ASSIGNMENT
Please retype all the records below exactly as they read.

### DATA SHOWN

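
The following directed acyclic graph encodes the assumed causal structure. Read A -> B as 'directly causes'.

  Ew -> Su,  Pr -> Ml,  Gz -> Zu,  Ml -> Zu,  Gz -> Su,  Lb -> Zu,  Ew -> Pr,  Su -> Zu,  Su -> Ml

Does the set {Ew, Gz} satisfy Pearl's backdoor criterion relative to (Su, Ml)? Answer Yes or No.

Yes

Backdoor paths from Su to Ml (paths whose first edge points into Su):
  P1: Su <- Ew -> Pr -> Ml
  P2: Su <- Gz -> Zu <- Ml
Condition 1 (no descendant of Su in the set): holds — descendants of Su are {Ml, Zu}; none are in {Ew, Gz}.
Condition 2 (every backdoor path blocked by {Ew, Gz}):
  P1: blocked at fork node Ew ∈ conditioning set.
  P2: blocked at fork node Gz ∈ conditioning set.
{Ew, Gz} satisfies the backdoor criterion.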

######

YOUR SOLUTION
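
The following directed acyclic graph encodes the assumed causal structure. Read A -> B as 'directly causes'.

  Ew -> Su,  Pr -> Ml,  Gz -> Zu,  Ml -> Zu,  Gz -> Su,  Lb -> Zu,  Ew -> Pr,  Su -> Zu,  Su -> Ml

Does the set {Ew, Gz} satisfy Pearl's backdoor criterion relative to (Su, Ml)? Answer Yes or No.

Yes

Backdoor paths from Su to Ml (paths whose first edge points into Su):
  P1: Su <- Ew -> Pr -> Ml
  P2: Su <- Gz -> Zu <- Ml
Condition 1 (no descendant of Su in the set): holds — descendants of Su are {Ml, Zu}; none are in {Ew, Gz}.
Condition 2 (every backdoor path blocked by {Ew, Gz}):
  P1: blocked at fork node Ew ∈ conditioning set.
  P2: blocked at fork node Gz ∈ conditioning set.
{Ew, Gz} satisfies the backdoor criterion.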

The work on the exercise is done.